╭─ DATA FOR THE TASK

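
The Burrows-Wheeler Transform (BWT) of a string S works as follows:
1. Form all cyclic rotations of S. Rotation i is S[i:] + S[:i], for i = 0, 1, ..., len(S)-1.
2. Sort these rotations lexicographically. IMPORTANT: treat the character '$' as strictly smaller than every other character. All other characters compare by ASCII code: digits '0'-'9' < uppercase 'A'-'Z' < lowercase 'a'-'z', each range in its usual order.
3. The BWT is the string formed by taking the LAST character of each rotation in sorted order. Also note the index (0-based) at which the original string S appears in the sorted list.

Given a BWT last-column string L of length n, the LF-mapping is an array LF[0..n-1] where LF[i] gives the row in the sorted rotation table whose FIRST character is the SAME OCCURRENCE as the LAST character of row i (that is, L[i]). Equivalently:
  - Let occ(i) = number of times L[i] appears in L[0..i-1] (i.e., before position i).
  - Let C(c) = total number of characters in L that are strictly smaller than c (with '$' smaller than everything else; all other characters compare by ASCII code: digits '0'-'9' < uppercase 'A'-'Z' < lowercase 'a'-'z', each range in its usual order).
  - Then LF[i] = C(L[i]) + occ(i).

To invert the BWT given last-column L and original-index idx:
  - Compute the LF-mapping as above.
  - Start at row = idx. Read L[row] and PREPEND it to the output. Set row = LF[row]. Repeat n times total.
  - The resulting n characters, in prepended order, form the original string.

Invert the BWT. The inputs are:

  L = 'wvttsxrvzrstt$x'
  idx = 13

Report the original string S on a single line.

LF mapping: 11 9 5 6 3 12 1 10 14 2 4 7 8 0 13
Walk LF starting at row 13, prepending L[row]:
  step 1: row=13, L[13]='$', prepend. Next row=LF[13]=0
  step 2: row=0, L[0]='w', prepend. Next row=LF[0]=11
  step 3: row=11, L[11]='t', prepend. Next row=LF[11]=7
  step 4: row=7, L[7]='v', prepend. Next row=LF[7]=10
  step 5: row=10, L[10]='s', prepend. Next row=LF[10]=4
  step 6: row=4, L[4]='s', prepend. Next row=LF[4]=3
  step 7: row=3, L[3]='t', prepend. Next row=LF[3]=6
  step 8: row=6, L[6]='r', prepend. Next row=LF[6]=1
  step 9: row=1, L[1]='v', prepend. Next row=LF[1]=9
  step 10: row=9, L[9]='r', prepend. Next row=LF[9]=2
  step 11: row=2, L[2]='t', prepend. Next row=LF[2]=5
  step 12: row=5, L[5]='x', prepend. Next row=LF[5]=12
  step 13: row=12, L[12]='t', prepend. Next row=LF[12]=8
  step 14: row=8, L[8]='z', prepend. Next row=LF[8]=14
  step 15: row=14, L[14]='x', prepend. Next row=LF[14]=13
Reversed output: xztxtrvrtssvtw$

Answer: xztxtrvrtssvtw$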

╰─

▸ **EXERCISE DIRECTIONS**
Set down verbatim only the lines between the start of the data above and the line with "2. Sort these", both boundaries included.

▸ **EXERCISE ANSWER**
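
The Burrows-Wheeler Transform (BWT) of a string S works as follows:
1. Form all cyclic rotations of S. Rotation i is S[i:] + S[:i], for i = 0, 1, ..., len(S)-1.
2. Sort these rotations lexicographically. IMPORTANT: treat the character '$' as strictly smaller than every other character. All other characters compare by ASCII code: digits '0'-'9' < uppercase 'A'-'Z' < lowercase 'a'-'z', each range in its usual order.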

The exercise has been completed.